Exercise aim – When you reach the line containing "In Rudede, the" in the records below, start copying exactly, and stop once you have copied the line containing "Fieldwork on Galo".

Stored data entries

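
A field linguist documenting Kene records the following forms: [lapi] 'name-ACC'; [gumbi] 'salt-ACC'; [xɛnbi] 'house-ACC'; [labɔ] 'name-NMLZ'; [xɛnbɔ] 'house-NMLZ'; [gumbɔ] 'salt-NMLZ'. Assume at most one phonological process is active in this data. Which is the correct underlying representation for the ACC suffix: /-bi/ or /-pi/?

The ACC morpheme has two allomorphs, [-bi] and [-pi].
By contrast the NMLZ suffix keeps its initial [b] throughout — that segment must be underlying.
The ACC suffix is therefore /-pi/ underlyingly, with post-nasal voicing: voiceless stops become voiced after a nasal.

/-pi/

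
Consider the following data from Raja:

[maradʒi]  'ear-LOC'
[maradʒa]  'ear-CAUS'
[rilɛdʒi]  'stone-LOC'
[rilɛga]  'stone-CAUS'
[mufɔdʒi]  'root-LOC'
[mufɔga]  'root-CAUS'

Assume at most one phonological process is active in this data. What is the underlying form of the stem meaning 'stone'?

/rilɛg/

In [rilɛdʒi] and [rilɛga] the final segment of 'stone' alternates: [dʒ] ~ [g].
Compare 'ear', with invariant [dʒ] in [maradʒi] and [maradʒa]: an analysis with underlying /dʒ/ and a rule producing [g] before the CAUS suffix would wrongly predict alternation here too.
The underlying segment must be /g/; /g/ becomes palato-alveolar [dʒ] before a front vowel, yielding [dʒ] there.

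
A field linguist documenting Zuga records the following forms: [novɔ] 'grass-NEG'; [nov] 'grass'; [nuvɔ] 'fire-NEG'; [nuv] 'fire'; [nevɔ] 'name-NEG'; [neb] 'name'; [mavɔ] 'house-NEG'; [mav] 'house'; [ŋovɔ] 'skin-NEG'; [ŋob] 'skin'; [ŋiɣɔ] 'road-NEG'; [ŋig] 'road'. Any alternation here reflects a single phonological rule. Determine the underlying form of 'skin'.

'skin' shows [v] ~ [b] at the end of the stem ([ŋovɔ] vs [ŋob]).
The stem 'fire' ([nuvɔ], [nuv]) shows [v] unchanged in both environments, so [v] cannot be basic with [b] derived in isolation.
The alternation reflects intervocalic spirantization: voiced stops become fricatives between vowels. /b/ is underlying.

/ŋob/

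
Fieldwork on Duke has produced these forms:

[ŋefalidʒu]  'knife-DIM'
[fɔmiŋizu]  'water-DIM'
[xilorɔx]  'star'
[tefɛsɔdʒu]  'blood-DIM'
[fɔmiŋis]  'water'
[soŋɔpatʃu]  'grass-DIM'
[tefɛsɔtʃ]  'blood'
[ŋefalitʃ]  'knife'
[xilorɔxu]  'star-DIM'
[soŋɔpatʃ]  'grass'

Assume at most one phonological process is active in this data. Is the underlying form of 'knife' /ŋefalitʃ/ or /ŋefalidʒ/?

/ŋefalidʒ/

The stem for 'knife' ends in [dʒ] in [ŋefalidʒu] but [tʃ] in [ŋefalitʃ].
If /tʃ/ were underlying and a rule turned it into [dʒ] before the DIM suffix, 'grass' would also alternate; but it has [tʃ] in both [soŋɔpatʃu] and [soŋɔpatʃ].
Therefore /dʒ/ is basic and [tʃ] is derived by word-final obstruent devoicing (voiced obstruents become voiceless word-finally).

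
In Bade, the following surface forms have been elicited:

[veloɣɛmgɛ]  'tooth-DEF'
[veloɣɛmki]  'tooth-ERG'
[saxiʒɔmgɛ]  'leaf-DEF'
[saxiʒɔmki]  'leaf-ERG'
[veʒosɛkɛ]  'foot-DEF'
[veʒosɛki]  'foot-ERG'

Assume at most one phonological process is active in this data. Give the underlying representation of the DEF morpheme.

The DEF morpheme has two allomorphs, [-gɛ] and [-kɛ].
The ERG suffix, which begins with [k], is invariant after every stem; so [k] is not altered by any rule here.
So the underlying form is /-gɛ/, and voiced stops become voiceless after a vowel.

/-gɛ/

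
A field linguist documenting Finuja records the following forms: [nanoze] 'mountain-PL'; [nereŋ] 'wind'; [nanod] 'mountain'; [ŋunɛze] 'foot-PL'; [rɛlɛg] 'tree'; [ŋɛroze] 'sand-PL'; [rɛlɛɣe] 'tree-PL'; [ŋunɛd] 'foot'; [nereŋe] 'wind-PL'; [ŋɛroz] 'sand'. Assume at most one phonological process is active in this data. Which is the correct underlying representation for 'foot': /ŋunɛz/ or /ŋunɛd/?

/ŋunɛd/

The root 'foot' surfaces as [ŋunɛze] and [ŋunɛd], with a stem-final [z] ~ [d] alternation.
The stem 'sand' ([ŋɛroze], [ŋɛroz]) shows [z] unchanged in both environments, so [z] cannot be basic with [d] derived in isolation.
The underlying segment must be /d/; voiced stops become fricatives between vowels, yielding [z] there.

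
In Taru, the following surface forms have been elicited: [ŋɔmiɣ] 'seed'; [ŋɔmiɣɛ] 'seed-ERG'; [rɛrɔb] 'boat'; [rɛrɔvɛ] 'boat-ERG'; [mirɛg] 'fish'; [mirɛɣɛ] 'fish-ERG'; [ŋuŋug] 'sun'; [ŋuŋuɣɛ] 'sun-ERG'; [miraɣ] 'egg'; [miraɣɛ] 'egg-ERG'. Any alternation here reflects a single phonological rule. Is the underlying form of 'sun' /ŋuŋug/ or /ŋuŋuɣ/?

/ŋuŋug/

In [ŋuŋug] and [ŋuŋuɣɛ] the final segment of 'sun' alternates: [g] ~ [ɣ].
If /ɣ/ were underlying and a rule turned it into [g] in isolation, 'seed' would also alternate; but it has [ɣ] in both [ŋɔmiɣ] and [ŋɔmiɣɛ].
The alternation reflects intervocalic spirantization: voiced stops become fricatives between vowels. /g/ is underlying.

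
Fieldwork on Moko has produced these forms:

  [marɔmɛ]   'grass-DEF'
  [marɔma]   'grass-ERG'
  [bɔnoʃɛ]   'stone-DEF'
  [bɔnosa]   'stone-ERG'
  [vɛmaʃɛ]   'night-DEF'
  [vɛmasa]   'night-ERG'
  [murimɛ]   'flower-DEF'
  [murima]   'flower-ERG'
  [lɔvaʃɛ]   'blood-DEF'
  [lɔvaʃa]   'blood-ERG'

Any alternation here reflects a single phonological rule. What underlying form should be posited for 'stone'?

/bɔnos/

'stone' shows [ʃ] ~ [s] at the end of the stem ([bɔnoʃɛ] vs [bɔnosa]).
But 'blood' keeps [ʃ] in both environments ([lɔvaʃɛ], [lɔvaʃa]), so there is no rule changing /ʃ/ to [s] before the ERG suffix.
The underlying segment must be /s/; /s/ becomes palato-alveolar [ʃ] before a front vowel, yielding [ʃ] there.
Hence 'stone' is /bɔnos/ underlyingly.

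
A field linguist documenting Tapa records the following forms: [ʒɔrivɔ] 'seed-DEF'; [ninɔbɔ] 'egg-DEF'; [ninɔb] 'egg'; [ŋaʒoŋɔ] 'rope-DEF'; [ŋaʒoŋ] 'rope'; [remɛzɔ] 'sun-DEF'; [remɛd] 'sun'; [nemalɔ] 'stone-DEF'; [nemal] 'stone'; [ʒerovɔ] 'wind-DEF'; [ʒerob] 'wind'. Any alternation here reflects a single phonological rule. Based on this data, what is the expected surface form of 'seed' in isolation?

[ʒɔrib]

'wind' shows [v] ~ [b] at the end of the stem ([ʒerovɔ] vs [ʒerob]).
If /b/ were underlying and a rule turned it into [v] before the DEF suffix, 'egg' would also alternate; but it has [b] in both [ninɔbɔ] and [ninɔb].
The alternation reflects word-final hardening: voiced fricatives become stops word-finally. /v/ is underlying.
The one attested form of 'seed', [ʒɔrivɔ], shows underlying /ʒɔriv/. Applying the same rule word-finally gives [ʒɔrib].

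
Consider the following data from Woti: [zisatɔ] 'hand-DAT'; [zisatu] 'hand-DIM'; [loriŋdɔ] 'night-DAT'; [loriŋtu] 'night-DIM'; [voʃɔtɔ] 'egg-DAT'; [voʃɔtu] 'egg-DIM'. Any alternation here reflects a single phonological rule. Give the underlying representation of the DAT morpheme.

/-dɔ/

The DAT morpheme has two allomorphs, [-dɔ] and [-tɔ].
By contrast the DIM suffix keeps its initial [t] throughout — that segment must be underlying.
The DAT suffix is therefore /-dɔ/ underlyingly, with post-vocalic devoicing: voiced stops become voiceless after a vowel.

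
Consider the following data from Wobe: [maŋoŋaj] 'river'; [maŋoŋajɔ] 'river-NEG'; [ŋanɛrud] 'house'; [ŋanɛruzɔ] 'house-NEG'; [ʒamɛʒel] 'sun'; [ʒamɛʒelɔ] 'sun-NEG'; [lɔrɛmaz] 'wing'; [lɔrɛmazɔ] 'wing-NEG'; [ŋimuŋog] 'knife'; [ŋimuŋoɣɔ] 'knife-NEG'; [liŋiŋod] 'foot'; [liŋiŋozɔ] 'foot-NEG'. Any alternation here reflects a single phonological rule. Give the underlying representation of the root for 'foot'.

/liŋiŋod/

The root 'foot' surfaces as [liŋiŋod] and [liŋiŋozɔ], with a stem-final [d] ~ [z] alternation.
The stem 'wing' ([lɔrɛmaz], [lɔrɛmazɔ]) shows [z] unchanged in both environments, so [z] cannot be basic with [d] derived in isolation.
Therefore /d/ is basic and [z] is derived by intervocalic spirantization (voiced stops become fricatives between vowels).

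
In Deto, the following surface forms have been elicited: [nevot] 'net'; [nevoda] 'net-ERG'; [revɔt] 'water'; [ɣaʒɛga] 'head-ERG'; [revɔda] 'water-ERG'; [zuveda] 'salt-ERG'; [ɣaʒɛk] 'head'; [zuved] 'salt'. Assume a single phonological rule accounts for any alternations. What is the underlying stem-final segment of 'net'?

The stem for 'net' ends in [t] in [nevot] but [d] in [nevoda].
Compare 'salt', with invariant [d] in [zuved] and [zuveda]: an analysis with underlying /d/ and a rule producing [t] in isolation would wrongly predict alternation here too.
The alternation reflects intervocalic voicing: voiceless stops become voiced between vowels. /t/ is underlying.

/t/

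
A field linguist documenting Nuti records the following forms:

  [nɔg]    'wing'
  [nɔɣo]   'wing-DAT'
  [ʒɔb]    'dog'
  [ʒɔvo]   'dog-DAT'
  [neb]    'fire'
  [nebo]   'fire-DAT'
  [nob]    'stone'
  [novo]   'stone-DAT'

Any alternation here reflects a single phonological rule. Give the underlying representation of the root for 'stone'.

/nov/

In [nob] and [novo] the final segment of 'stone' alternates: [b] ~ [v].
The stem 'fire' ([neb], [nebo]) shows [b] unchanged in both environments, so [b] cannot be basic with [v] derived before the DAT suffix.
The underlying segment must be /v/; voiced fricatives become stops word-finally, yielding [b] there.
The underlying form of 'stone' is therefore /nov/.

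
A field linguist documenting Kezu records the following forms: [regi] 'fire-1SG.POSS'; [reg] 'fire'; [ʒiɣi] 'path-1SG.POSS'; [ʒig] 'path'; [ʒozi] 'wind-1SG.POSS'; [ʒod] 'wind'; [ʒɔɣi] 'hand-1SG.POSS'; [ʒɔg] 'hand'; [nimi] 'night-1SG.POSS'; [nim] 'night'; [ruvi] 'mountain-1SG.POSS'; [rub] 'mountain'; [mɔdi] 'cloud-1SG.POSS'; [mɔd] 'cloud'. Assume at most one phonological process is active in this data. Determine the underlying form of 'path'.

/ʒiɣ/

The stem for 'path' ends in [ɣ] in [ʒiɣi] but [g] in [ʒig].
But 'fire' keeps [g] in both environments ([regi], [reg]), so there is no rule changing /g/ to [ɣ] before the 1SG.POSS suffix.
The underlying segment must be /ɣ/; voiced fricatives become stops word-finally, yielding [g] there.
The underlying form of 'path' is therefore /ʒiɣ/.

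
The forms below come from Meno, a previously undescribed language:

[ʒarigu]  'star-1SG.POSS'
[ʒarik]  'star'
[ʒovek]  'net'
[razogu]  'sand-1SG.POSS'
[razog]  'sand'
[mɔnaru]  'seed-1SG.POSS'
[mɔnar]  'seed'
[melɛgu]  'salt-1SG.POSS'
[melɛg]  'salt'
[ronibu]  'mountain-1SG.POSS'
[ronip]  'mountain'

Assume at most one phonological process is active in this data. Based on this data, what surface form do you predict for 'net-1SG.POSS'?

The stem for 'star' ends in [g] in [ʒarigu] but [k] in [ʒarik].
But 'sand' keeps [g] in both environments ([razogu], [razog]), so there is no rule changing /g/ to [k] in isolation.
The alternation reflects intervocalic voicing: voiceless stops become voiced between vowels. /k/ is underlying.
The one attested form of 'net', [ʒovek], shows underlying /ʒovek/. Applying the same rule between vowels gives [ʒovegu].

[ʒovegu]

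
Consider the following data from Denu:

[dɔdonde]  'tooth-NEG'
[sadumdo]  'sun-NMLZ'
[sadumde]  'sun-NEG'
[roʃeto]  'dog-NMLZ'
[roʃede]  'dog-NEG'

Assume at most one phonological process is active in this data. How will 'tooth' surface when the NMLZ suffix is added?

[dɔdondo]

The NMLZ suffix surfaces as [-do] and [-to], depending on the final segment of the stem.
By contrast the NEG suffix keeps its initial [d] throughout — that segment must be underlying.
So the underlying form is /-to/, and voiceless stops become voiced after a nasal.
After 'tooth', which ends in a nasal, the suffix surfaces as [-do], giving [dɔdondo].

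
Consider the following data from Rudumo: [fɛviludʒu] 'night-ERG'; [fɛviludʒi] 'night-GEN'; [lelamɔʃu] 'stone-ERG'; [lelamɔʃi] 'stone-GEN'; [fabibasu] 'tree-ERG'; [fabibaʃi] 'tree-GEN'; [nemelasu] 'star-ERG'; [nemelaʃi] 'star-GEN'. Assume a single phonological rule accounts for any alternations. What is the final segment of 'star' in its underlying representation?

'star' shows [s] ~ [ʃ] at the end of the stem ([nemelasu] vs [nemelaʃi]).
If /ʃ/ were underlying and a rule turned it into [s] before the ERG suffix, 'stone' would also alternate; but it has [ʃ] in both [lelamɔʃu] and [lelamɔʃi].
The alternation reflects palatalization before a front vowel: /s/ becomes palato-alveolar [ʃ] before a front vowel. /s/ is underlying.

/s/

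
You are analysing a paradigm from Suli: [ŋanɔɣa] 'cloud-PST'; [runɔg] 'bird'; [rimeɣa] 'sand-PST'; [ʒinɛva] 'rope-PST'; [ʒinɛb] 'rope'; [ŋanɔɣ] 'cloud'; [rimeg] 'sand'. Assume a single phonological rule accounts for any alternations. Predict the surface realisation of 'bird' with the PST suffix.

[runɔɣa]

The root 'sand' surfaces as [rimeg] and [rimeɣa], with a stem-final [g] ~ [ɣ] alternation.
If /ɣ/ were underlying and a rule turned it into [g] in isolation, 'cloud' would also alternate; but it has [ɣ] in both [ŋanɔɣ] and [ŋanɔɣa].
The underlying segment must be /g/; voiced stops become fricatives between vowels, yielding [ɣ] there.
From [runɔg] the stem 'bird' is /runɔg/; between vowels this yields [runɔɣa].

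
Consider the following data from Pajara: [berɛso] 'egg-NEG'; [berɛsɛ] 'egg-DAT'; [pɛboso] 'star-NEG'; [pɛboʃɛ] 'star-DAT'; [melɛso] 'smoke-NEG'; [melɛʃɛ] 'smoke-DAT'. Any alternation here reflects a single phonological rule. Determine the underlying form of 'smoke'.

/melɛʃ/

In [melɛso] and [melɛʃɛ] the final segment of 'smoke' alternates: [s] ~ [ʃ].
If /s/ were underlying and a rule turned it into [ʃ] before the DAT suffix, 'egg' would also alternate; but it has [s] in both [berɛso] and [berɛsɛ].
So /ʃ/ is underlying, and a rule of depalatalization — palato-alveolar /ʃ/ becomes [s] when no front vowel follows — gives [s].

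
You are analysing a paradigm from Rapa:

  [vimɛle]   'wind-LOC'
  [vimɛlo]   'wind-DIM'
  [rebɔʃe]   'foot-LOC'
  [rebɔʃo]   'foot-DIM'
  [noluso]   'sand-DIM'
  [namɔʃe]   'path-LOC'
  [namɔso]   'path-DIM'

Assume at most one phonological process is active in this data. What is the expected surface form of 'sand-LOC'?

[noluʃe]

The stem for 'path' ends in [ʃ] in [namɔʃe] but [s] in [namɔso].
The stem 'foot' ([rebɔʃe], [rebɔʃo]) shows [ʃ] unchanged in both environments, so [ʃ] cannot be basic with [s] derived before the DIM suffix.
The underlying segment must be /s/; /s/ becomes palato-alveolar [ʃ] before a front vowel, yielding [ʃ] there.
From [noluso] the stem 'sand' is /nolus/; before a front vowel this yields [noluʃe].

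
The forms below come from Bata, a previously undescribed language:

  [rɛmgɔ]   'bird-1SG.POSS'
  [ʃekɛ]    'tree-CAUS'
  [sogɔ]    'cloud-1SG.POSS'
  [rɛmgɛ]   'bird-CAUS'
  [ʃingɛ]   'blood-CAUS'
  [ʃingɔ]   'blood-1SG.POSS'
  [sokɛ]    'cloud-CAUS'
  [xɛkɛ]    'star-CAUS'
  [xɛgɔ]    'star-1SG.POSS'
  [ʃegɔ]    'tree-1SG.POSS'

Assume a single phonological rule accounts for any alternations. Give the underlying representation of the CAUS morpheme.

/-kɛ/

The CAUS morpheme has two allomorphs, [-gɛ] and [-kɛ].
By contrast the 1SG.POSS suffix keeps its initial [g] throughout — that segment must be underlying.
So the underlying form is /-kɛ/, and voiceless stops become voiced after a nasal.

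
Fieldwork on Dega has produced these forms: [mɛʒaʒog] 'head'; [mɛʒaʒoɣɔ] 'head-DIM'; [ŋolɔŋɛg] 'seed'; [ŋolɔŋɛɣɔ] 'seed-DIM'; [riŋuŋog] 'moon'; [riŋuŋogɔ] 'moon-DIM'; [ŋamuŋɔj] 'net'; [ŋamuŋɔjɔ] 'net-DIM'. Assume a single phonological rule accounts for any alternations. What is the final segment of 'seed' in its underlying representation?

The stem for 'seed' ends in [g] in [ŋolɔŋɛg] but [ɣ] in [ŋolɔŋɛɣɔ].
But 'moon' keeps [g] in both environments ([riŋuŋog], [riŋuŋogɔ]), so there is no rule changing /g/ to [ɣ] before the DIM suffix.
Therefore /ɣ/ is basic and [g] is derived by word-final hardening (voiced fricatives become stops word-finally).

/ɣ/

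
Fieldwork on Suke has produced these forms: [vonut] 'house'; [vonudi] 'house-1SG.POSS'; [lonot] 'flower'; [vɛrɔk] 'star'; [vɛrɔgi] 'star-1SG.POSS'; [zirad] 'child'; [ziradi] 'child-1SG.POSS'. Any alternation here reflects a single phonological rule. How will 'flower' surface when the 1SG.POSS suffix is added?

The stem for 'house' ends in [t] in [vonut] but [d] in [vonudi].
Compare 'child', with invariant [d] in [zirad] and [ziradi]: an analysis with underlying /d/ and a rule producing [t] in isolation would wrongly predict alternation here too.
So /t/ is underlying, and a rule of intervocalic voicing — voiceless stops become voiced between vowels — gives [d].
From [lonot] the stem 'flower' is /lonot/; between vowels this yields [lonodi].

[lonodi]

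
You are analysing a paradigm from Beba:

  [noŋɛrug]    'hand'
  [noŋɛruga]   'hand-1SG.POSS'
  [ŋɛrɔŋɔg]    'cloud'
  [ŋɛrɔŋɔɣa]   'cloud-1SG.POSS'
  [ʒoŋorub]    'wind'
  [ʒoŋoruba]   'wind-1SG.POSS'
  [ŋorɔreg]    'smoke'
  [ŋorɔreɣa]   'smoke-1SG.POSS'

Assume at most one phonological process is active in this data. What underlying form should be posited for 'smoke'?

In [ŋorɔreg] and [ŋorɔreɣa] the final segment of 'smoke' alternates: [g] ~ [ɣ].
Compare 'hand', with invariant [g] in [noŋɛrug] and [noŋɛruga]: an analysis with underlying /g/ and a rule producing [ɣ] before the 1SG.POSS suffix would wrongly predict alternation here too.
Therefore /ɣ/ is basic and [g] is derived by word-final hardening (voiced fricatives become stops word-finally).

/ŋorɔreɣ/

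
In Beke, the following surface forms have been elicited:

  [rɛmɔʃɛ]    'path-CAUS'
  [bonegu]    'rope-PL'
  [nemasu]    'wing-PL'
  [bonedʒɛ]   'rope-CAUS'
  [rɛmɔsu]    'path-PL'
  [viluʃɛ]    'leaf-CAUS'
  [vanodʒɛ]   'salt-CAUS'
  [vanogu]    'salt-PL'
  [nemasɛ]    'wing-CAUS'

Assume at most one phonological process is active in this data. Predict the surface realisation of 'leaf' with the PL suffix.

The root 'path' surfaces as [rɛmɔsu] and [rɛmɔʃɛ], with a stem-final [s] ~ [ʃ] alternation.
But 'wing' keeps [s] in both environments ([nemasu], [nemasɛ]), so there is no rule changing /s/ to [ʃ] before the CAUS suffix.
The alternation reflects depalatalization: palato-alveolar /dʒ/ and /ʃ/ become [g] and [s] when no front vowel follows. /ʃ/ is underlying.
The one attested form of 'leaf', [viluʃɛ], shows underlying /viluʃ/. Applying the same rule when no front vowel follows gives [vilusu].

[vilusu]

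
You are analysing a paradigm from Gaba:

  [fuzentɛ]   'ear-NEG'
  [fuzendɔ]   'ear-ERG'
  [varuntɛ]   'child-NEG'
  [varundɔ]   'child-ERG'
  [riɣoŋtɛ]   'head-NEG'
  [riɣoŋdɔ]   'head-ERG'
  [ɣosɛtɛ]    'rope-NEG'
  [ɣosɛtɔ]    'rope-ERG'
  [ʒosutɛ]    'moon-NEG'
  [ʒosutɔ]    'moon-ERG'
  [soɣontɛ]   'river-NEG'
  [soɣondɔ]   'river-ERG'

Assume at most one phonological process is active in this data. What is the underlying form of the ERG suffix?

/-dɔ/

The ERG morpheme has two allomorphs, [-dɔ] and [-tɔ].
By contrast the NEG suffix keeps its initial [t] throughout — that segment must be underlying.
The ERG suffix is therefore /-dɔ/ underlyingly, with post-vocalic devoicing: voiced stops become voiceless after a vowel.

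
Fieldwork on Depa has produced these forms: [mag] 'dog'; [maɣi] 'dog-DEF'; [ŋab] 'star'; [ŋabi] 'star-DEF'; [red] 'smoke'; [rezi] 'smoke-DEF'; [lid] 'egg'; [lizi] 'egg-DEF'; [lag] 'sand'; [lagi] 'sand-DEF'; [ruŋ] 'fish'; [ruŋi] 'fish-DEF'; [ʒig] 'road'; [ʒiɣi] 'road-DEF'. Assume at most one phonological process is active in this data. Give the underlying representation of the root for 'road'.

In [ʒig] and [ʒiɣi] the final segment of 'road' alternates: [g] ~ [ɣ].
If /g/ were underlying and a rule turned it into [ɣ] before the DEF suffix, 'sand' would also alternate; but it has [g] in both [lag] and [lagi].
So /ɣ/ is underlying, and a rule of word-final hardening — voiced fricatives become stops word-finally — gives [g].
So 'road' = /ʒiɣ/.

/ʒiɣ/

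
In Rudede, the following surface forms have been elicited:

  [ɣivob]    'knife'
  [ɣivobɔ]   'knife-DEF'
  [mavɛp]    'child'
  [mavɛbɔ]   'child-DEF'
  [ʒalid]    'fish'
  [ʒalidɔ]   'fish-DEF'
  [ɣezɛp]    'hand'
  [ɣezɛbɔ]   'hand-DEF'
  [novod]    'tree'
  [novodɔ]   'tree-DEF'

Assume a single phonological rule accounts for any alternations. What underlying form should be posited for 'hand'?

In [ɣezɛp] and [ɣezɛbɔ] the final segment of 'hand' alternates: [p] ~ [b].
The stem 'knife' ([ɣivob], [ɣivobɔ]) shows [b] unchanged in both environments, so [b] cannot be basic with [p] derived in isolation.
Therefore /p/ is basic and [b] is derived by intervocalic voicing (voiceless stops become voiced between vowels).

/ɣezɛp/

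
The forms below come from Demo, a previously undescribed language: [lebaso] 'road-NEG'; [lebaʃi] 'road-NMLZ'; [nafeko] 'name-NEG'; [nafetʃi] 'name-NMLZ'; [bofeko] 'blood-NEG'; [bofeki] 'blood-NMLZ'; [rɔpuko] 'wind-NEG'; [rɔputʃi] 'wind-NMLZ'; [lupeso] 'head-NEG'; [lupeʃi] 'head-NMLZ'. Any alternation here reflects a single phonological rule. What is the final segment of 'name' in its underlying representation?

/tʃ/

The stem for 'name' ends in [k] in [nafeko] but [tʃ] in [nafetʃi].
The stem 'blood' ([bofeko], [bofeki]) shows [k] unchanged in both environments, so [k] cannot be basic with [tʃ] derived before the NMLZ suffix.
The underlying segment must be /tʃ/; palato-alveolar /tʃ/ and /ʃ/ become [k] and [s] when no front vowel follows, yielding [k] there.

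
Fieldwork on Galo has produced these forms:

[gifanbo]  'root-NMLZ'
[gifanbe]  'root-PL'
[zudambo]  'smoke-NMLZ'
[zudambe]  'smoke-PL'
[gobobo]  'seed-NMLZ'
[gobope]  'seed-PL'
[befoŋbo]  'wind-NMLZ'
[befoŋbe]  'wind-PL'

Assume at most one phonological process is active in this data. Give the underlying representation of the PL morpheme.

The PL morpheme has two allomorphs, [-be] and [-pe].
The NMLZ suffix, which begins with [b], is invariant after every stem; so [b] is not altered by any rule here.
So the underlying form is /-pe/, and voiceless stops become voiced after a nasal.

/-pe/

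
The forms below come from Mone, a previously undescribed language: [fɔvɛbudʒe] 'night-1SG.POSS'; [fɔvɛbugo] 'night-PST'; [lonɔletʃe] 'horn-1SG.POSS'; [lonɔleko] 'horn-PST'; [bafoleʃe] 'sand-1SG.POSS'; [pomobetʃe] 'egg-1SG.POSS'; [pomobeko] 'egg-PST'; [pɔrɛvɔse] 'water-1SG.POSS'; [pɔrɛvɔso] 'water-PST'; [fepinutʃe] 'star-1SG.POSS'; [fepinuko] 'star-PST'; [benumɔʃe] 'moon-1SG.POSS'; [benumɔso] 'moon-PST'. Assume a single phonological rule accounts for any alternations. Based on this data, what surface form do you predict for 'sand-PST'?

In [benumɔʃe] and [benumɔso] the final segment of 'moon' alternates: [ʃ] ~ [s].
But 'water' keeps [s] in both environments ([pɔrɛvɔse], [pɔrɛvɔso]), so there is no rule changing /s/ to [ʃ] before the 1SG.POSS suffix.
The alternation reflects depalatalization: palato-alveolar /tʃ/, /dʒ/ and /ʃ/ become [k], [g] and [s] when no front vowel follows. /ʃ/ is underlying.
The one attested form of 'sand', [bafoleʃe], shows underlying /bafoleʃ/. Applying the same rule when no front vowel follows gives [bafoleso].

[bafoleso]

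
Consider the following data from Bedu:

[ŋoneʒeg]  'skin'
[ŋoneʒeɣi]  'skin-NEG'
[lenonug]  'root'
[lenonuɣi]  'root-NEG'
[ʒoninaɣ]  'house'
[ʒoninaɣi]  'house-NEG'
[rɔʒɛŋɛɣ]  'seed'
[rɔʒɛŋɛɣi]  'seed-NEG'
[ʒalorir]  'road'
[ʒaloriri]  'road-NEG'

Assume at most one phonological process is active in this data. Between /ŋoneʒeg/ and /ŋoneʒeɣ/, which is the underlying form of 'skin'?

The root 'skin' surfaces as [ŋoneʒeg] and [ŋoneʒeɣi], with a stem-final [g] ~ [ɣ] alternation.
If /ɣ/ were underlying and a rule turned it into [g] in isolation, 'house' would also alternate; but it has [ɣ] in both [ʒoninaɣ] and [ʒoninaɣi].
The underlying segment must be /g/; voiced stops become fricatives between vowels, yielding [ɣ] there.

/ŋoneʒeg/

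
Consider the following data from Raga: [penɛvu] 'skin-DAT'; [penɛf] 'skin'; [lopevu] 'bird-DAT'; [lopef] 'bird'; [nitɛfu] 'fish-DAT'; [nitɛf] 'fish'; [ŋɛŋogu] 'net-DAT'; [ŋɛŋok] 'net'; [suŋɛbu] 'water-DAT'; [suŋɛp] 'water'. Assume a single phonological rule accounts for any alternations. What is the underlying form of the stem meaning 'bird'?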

Your solution –
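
In Rudede, the following surface forms have been elicited:

  [ɣivob]    'knife'
  [ɣivobɔ]   'knife-DEF'
  [mavɛp]    'child'
  [mavɛbɔ]   'child-DEF'
  [ʒalid]    'fish'
  [ʒalidɔ]   'fish-DEF'
  [ɣezɛp]    'hand'
  [ɣezɛbɔ]   'hand-DEF'
  [novod]    'tree'
  [novodɔ]   'tree-DEF'

Assume a single phonological rule accounts for any alternations. What underlying form should be posited for 'hand'?

In [ɣezɛp] and [ɣezɛbɔ] the final segment of 'hand' alternates: [p] ~ [b].
The stem 'knife' ([ɣivob], [ɣivobɔ]) shows [b] unchanged in both environments, so [b] cannot be basic with [p] derived in isolation.
Therefore /p/ is basic and [b] is derived by intervocalic voicing (voiceless stops become voiced between vowels).

/ɣezɛp/

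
The forms below come from Demo, a previously undescribed language: [lebaso] 'road-NEG'; [lebaʃi] 'road-NMLZ'; [nafeko] 'name-NEG'; [nafetʃi] 'name-NMLZ'; [bofeko] 'blood-NEG'; [bofeki] 'blood-NMLZ'; [rɔpuko] 'wind-NEG'; [rɔputʃi] 'wind-NMLZ'; [lupeso] 'head-NEG'; [lupeʃi] 'head-NMLZ'. Any alternation here reflects a single phonological rule. What is the final segment of 'name' in its underlying representation?

/tʃ/

The stem for 'name' ends in [k] in [nafeko] but [tʃ] in [nafetʃi].
The stem 'blood' ([bofeko], [bofeki]) shows [k] unchanged in both environments, so [k] cannot be basic with [tʃ] derived before the NMLZ suffix.
The underlying segment must be /tʃ/; palato-alveolar /tʃ/ and /ʃ/ become [k] and [s] when no front vowel follows, yielding [k] there.

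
Fieldwork on Galo has produced these forms: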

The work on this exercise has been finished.